Saved data entries
━━━━━━━━━━

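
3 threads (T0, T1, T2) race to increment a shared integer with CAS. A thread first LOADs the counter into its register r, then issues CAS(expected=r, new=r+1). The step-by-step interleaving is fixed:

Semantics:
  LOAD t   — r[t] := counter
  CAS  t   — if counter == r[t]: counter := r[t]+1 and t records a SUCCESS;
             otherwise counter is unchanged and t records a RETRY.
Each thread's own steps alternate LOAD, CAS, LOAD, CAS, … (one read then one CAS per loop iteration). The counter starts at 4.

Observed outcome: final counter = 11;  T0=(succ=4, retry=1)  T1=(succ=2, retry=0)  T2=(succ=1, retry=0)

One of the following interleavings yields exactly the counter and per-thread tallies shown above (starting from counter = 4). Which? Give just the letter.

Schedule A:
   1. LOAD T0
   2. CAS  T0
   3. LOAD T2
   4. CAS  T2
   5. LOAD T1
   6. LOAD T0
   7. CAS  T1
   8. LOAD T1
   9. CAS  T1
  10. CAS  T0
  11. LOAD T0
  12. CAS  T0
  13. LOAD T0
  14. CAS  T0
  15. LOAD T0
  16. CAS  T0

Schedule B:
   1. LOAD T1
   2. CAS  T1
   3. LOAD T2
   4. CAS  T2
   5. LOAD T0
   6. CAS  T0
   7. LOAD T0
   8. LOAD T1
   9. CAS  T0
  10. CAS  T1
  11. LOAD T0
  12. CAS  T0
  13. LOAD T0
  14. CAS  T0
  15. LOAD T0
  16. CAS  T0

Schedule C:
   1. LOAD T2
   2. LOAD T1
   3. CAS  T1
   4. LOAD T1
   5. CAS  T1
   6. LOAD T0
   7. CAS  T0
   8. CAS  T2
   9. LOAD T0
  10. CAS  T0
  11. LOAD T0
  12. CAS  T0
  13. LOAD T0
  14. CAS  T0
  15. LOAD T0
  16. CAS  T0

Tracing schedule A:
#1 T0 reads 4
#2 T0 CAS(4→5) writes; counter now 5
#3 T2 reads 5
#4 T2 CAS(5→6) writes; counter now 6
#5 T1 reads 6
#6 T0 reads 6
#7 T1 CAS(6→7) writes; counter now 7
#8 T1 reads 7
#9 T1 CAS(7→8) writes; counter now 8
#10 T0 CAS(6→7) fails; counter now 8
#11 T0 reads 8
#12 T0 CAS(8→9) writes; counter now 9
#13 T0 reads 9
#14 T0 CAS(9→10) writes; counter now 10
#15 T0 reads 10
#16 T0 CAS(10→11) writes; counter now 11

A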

━━━━━━━━━━

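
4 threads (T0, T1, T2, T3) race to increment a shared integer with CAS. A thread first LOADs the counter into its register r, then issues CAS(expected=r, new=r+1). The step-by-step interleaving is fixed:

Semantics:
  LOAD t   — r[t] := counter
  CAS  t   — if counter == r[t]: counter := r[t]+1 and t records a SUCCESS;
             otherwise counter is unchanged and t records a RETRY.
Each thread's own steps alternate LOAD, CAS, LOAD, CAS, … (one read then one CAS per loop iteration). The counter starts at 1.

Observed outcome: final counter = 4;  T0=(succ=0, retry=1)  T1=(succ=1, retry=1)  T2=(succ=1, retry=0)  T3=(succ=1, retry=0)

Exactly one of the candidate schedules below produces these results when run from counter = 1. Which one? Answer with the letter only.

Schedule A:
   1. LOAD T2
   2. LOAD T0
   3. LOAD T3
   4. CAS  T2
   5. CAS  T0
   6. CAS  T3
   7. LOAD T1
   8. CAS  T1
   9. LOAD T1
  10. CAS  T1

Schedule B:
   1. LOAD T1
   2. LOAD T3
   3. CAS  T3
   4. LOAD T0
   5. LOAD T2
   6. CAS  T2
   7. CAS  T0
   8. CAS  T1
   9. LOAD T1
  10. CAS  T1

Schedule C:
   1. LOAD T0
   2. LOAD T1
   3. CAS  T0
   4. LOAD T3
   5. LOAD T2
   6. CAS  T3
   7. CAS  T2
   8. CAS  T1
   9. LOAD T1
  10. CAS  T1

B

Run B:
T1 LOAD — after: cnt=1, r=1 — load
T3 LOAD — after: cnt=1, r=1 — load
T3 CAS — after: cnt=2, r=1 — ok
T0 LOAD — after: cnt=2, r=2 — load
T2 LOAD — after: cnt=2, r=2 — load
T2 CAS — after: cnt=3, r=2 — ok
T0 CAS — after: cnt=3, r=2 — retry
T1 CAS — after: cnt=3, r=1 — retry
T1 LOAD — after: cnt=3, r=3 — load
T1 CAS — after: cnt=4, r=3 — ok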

━━━━━━━━━━

● **TASK GOAL**
Find the lines that mention "steps" in the entries and show them.

● **SOLVED EXERCISE**
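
Each thread's own steps alternate LOAD, CAS, LOAD, CAS, … (one read then one CAS per loop iteration). The counter starts at 4.
Each thread's own steps alternate LOAD, CAS, LOAD, CAS, … (one read then one CAS per loop iteration). The counter starts at 1.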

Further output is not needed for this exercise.